#### Exercise requirements:
Exactly as given, repeat all of the entries.
###
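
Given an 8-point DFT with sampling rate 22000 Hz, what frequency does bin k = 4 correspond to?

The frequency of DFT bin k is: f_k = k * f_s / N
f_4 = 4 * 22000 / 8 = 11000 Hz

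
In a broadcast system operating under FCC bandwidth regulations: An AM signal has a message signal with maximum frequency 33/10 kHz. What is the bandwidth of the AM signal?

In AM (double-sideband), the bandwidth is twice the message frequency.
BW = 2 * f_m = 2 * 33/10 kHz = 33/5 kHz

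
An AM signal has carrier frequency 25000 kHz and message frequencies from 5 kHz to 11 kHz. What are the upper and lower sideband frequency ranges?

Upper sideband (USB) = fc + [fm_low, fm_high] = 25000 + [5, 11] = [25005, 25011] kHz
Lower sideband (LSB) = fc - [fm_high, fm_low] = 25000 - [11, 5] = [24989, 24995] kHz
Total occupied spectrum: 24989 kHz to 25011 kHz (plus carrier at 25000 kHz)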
###
#### Output:
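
Given an 8-point DFT with sampling rate 22000 Hz, what frequency does bin k = 4 correspond to?

The frequency of DFT bin k is: f_k = k * f_s / N
f_4 = 4 * 22000 / 8 = 11000 Hz

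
In a broadcast system operating under FCC bandwidth regulations: An AM signal has a message signal with maximum frequency 33/10 kHz. What is the bandwidth of the AM signal?

In AM (double-sideband), the bandwidth is twice the message frequency.
BW = 2 * f_m = 2 * 33/10 kHz = 33/5 kHz

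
An AM signal has carrier frequency 25000 kHz and message frequencies from 5 kHz to 11 kHz. What are the upper and lower sideband frequency ranges?

Upper sideband (USB) = fc + [fm_low, fm_high] = 25000 + [5, 11] = [25005, 25011] kHz
Lower sideband (LSB) = fc - [fm_high, fm_low] = 25000 - [11, 5] = [24989, 24995] kHz
Total occupied spectrum: 24989 kHz to 25011 kHz (plus carrier at 25000 kHz)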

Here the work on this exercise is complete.